GIVEN INFORMATION START

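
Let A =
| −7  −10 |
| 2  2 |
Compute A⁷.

tr A = −5 and det A = 6, so the characteristic polynomial is λ² − (−5)λ + (6) with roots −3 and −2.
Eigenvectors give P = [[−5, −2], [2, 1]] with P⁻¹ = [[−1, −2], [2, 5]], and A = P·diag(−3, −2)·P⁻¹.
Then A⁷ = P·diag(−2187, −128)·P⁻¹ = [[10935, 256], [−4374, −128]] · [[−1, −2], [2, 5]] = [[−10423, −20590], [4118, 8108]].

[[−10423, −20590], [4118, 8108]]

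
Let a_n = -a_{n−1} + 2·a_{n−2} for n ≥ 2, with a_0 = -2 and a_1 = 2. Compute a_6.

With companion matrix A = [[-1, 2], [1, 0]], [a_n, a_{n−1}]ᵀ = A·[a_{n−1}, a_{n−2}]ᵀ, so [a_6, a_5]ᵀ = A⁵·[a_1, a_0]ᵀ.
A⁵ = [[-21, 22], [11, -10]], giving [a_6, a_5]ᵀ = [[-86], [42]].

-86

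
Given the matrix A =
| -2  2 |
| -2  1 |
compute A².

[[0, -2], [2, -3]]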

GIVEN INFORMATION END

### PROBLEM TO SOLVE
Output the data in full, exactly as it stands.

### RESPONSE
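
Let A =
| −7  −10 |
| 2  2 |
Compute A⁷.

tr A = −5 and det A = 6, so the characteristic polynomial is λ² − (−5)λ + (6) with roots −3 and −2.
Eigenvectors give P = [[−5, −2], [2, 1]] with P⁻¹ = [[−1, −2], [2, 5]], and A = P·diag(−3, −2)·P⁻¹.
Then A⁷ = P·diag(−2187, −128)·P⁻¹ = [[10935, 256], [−4374, −128]] · [[−1, −2], [2, 5]] = [[−10423, −20590], [4118, 8108]].

[[−10423, −20590], [4118, 8108]]

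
Let a_n = -a_{n−1} + 2·a_{n−2} for n ≥ 2, with a_0 = -2 and a_1 = 2. Compute a_6.

With companion matrix A = [[-1, 2], [1, 0]], [a_n, a_{n−1}]ᵀ = A·[a_{n−1}, a_{n−2}]ᵀ, so [a_6, a_5]ᵀ = A⁵·[a_1, a_0]ᵀ.
A⁵ = [[-21, 22], [11, -10]], giving [a_6, a_5]ᵀ = [[-86], [42]].

-86

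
Given the matrix A =
| -2  2 |
| -2  1 |
compute A².

[[0, -2], [2, -3]]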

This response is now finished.